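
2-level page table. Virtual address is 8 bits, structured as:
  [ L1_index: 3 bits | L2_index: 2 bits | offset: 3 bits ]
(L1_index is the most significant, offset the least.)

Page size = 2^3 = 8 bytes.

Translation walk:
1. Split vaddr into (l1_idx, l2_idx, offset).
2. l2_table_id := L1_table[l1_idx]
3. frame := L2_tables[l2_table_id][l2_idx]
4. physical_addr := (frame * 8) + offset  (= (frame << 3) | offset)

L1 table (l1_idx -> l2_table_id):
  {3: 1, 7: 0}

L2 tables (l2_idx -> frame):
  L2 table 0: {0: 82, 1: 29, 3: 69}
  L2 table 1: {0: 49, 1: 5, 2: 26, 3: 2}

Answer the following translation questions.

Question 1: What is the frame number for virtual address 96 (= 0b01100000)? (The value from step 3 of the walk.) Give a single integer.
Answer: 49

Derivation:
vaddr = 96: l1_idx=3, l2_idx=0
L1[3] = 1; L2[1][0] = 49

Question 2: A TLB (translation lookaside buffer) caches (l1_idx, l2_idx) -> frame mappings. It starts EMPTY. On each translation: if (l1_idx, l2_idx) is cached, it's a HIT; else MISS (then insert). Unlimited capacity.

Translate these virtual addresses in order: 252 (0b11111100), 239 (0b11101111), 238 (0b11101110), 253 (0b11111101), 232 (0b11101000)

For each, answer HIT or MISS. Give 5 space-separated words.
vaddr=252: (7,3) not in TLB -> MISS, insert
vaddr=239: (7,1) not in TLB -> MISS, insert
vaddr=238: (7,1) in TLB -> HIT
vaddr=253: (7,3) in TLB -> HIT
vaddr=232: (7,1) in TLB -> HIT

Answer: MISS MISS HIT HIT HIT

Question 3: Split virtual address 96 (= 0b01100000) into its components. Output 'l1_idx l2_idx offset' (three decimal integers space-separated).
Answer: 3 0 0

Derivation:
vaddr = 96 = 0b01100000
  top 3 bits -> l1_idx = 3
  next 2 bits -> l2_idx = 0
  bottom 3 bits -> offset = 0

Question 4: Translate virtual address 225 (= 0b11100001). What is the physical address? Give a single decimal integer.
Answer: 657

Derivation:
vaddr = 225 = 0b11100001
Split: l1_idx=7, l2_idx=0, offset=1
L1[7] = 0
L2[0][0] = 82
paddr = 82 * 8 + 1 = 657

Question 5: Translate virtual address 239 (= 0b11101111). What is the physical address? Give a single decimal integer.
vaddr = 239 = 0b11101111
Split: l1_idx=7, l2_idx=1, offset=7
L1[7] = 0
L2[0][1] = 29
paddr = 29 * 8 + 7 = 239

Answer: 239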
- - - - - - -
In the answer, the listing above should be restated word for word.

Written answer:
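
2-level page table. Virtual address is 8 bits, structured as:
  [ L1_index: 3 bits | L2_index: 2 bits | offset: 3 bits ]
(L1_index is the most significant, offset the least.)

Page size = 2^3 = 8 bytes.

Translation walk:
1. Split vaddr into (l1_idx, l2_idx, offset).
2. l2_table_id := L1_table[l1_idx]
3. frame := L2_tables[l2_table_id][l2_idx]
4. physical_addr := (frame * 8) + offset  (= (frame << 3) | offset)

L1 table (l1_idx -> l2_table_id):
  {3: 1, 7: 0}

L2 tables (l2_idx -> frame):
  L2 table 0: {0: 82, 1: 29, 3: 69}
  L2 table 1: {0: 49, 1: 5, 2: 26, 3: 2}

Answer the following translation questions.

Question 1: What is the frame number for virtual address 96 (= 0b01100000)? (The value from step 3 of the walk.) Give a single integer.
Answer: 49

Derivation:
vaddr = 96: l1_idx=3, l2_idx=0
L1[3] = 1; L2[1][0] = 49

Question 2: A TLB (translation lookaside buffer) caches (l1_idx, l2_idx) -> frame mappings. It starts EMPTY. On each translation: if (l1_idx, l2_idx) is cached, it's a HIT; else MISS (then insert). Unlimited capacity.

Translate these virtual addresses in order: 252 (0b11111100), 239 (0b11101111), 238 (0b11101110), 253 (0b11111101), 232 (0b11101000)

For each, answer HIT or MISS. Give 5 space-separated words.
vaddr=252: (7,3) not in TLB -> MISS, insert
vaddr=239: (7,1) not in TLB -> MISS, insert
vaddr=238: (7,1) in TLB -> HIT
vaddr=253: (7,3) in TLB -> HIT
vaddr=232: (7,1) in TLB -> HIT

Answer: MISS MISS HIT HIT HIT

Question 3: Split virtual address 96 (= 0b01100000) into its components. Output 'l1_idx l2_idx offset' (three decimal integers space-separated).
Answer: 3 0 0

Derivation:
vaddr = 96 = 0b01100000
  top 3 bits -> l1_idx = 3
  next 2 bits -> l2_idx = 0
  bottom 3 bits -> offset = 0

Question 4: Translate virtual address 225 (= 0b11100001). What is the physical address? Give a single decimal integer.
Answer: 657

Derivation:
vaddr = 225 = 0b11100001
Split: l1_idx=7, l2_idx=0, offset=1
L1[7] = 0
L2[0][0] = 82
paddr = 82 * 8 + 1 = 657

Question 5: Translate virtual address 239 (= 0b11101111). What is the physical address? Give a single decimal integer.
vaddr = 239 = 0b11101111
Split: l1_idx=7, l2_idx=1, offset=7
L1[7] = 0
L2[0][1] = 29
paddr = 29 * 8 + 7 = 239

Answer: 239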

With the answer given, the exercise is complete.